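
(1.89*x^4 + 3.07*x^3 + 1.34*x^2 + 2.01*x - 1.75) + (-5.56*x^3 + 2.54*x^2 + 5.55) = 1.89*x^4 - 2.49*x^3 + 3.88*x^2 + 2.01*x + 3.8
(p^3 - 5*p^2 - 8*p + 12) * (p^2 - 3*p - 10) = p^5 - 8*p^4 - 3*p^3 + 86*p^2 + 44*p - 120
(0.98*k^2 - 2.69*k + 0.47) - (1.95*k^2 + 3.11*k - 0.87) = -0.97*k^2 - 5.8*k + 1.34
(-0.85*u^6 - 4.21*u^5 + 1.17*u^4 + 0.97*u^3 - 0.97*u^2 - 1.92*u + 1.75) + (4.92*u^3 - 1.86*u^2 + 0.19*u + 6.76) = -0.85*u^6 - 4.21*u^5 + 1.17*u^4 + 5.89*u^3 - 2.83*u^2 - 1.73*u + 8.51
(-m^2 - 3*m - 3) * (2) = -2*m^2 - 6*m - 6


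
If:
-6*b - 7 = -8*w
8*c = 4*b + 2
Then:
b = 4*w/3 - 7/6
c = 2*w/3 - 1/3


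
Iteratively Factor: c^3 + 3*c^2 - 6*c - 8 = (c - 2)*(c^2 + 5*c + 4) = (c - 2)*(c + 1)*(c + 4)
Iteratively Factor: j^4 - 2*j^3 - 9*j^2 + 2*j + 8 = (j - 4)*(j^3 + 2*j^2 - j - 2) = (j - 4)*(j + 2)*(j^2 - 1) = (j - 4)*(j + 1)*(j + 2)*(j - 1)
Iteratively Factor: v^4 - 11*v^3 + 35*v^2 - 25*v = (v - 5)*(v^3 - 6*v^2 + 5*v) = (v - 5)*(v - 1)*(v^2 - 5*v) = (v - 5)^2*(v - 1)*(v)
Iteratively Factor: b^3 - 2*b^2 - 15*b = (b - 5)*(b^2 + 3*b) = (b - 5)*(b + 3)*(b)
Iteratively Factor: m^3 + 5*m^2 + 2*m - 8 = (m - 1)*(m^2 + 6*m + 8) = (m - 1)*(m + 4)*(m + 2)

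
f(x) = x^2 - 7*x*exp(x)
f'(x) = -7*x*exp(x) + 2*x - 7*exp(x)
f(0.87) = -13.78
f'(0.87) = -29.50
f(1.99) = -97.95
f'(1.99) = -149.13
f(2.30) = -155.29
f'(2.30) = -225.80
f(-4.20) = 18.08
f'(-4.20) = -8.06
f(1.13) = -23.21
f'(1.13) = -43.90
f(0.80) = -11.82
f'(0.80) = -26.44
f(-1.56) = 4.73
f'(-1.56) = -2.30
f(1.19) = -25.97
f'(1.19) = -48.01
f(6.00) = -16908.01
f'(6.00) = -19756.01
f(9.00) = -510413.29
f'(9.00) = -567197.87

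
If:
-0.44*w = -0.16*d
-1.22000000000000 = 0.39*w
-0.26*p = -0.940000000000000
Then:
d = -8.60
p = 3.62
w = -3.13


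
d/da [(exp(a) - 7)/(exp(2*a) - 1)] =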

- **What you have to do**: What is needed is a word-for-word copy of all the material.

- **Solution to the exercise**:
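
(1.89*x^4 + 3.07*x^3 + 1.34*x^2 + 2.01*x - 1.75) + (-5.56*x^3 + 2.54*x^2 + 5.55) = 1.89*x^4 - 2.49*x^3 + 3.88*x^2 + 2.01*x + 3.8
(p^3 - 5*p^2 - 8*p + 12) * (p^2 - 3*p - 10) = p^5 - 8*p^4 - 3*p^3 + 86*p^2 + 44*p - 120
(0.98*k^2 - 2.69*k + 0.47) - (1.95*k^2 + 3.11*k - 0.87) = -0.97*k^2 - 5.8*k + 1.34
(-0.85*u^6 - 4.21*u^5 + 1.17*u^4 + 0.97*u^3 - 0.97*u^2 - 1.92*u + 1.75) + (4.92*u^3 - 1.86*u^2 + 0.19*u + 6.76) = -0.85*u^6 - 4.21*u^5 + 1.17*u^4 + 5.89*u^3 - 2.83*u^2 - 1.73*u + 8.51
(-m^2 - 3*m - 3) * (2) = -2*m^2 - 6*m - 6


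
If:
-6*b - 7 = -8*w
8*c = 4*b + 2
Then:
b = 4*w/3 - 7/6
c = 2*w/3 - 1/3


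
Iteratively Factor: c^3 + 3*c^2 - 6*c - 8 = (c - 2)*(c^2 + 5*c + 4) = (c - 2)*(c + 1)*(c + 4)
Iteratively Factor: j^4 - 2*j^3 - 9*j^2 + 2*j + 8 = (j - 4)*(j^3 + 2*j^2 - j - 2) = (j - 4)*(j + 2)*(j^2 - 1) = (j - 4)*(j + 1)*(j + 2)*(j - 1)
Iteratively Factor: v^4 - 11*v^3 + 35*v^2 - 25*v = (v - 5)*(v^3 - 6*v^2 + 5*v) = (v - 5)*(v - 1)*(v^2 - 5*v) = (v - 5)^2*(v - 1)*(v)
Iteratively Factor: b^3 - 2*b^2 - 15*b = (b - 5)*(b^2 + 3*b) = (b - 5)*(b + 3)*(b)
Iteratively Factor: m^3 + 5*m^2 + 2*m - 8 = (m - 1)*(m^2 + 6*m + 8) = (m - 1)*(m + 4)*(m + 2)

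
f(x) = x^2 - 7*x*exp(x)
f'(x) = -7*x*exp(x) + 2*x - 7*exp(x)
f(0.87) = -13.78
f'(0.87) = -29.50
f(1.99) = -97.95
f'(1.99) = -149.13
f(2.30) = -155.29
f'(2.30) = -225.80
f(-4.20) = 18.08
f'(-4.20) = -8.06
f(1.13) = -23.21
f'(1.13) = -43.90
f(0.80) = -11.82
f'(0.80) = -26.44
f(-1.56) = 4.73
f'(-1.56) = -2.30
f(1.19) = -25.97
f'(1.19) = -48.01
f(6.00) = -16908.01
f'(6.00) = -19756.01
f(9.00) = -510413.29
f'(9.00) = -567197.87

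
If:
-0.44*w = -0.16*d
-1.22000000000000 = 0.39*w
-0.26*p = -0.940000000000000
Then:
d = -8.60
p = 3.62
w = -3.13


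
d/da [(exp(a) - 7)/(exp(2*a) - 1)] =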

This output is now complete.